<<<<

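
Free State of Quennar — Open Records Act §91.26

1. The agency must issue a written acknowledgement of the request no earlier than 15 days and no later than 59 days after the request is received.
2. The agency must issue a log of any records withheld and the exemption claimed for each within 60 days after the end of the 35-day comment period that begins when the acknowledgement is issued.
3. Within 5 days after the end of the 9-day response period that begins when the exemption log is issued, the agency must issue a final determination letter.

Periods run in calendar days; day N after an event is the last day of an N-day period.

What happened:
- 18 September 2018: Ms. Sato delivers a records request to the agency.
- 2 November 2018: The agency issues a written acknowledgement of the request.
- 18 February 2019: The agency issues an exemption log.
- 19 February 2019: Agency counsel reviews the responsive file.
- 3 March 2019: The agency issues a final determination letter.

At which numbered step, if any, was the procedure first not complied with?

Step 1 — 15 and 59 days from 18 September 2018 (when the request is received) are 3 October 2018 and 16 November 2018 respectively; done 2 November 2018, which is between those dates.
Step 2 — counting 60 days from 7 December 2018 (end of the 35-day comment period, which began when the acknowledgement is issued on 2 November 2018) gives a deadline of 5 February 2019; 18 February 2019 misses that deadline by 13 days.

Step 2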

>>>>

» **WHAT TO DO**
In the listing above, find the line containing "3. Within 5" and the line containing "- 3 March 2019: The", then repeat those two lines and everything between them exactly.

» **SOLUTION**
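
3. Within 5 days after the end of the 9-day response period that begins when the exemption log is issued, the agency must issue a final determination letter.

Periods run in calendar days; day N after an event is the last day of an N-day period.

What happened:
- 18 September 2018: Ms. Sato delivers a records request to the agency.
- 2 November 2018: The agency issues a written acknowledgement of the request.
- 18 February 2019: The agency issues an exemption log.
- 19 February 2019: Agency counsel reviews the responsive file.
- 3 March 2019: The agency issues a final determination letter.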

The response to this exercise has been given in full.